Exercise prompt>
In the material below, some lines carry "becomes". Copy each such line.

Data listing>
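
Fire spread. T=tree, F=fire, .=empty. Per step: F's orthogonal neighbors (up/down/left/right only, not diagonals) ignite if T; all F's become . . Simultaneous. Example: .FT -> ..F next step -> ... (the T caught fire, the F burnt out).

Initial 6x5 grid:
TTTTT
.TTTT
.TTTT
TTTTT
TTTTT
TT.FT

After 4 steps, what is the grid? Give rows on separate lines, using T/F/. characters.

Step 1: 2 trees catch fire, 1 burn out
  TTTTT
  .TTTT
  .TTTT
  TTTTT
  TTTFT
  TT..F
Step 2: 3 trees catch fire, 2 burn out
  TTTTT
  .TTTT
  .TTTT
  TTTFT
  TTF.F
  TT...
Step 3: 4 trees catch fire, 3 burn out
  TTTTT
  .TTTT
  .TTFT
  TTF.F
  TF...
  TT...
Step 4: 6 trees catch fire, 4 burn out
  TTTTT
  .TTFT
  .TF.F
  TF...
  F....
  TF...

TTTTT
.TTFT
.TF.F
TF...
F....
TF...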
...
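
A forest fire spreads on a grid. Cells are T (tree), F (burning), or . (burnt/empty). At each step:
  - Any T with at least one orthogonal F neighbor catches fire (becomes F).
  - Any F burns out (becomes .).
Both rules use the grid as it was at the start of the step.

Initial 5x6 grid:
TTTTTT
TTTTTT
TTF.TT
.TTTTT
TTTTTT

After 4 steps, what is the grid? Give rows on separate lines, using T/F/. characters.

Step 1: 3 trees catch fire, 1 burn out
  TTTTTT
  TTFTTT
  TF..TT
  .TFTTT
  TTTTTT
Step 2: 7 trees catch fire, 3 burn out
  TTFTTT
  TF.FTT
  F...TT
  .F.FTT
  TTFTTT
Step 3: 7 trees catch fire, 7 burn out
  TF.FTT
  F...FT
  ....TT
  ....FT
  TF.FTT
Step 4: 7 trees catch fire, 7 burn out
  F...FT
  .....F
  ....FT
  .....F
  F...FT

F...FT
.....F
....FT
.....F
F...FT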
* * *
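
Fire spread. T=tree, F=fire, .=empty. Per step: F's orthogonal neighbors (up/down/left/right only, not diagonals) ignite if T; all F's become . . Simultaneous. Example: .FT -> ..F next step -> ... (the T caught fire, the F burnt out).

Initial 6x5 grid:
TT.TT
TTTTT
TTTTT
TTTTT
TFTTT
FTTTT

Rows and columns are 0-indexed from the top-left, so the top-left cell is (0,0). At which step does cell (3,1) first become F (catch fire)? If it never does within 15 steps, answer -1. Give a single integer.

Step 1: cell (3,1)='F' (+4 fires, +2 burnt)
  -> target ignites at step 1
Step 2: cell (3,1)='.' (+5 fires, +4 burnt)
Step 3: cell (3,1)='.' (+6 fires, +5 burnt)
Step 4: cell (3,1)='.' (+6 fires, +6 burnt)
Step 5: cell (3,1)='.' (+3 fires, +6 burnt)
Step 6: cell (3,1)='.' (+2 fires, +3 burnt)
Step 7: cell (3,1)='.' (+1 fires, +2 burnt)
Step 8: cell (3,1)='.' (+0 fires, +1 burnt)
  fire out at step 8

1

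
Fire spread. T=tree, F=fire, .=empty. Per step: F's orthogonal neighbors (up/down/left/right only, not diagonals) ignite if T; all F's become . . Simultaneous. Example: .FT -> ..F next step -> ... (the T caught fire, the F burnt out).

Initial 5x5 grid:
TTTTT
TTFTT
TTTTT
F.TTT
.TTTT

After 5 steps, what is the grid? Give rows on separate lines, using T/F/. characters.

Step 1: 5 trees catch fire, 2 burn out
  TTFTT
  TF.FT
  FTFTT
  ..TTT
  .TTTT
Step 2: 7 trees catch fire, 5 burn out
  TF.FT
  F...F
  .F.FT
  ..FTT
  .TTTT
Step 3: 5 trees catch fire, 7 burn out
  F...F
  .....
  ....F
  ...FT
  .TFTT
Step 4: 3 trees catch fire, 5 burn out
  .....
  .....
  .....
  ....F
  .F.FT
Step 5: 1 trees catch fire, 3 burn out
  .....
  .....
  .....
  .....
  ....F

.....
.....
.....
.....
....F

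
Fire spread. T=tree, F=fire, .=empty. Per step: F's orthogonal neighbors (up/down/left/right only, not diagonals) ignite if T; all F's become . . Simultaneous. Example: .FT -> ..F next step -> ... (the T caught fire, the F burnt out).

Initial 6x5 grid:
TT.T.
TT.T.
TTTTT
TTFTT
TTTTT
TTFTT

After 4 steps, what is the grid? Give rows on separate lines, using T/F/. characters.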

Problem solution>
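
  - Any T with at least one orthogonal F neighbor catches fire (becomes F).
  - Any F burns out (becomes .).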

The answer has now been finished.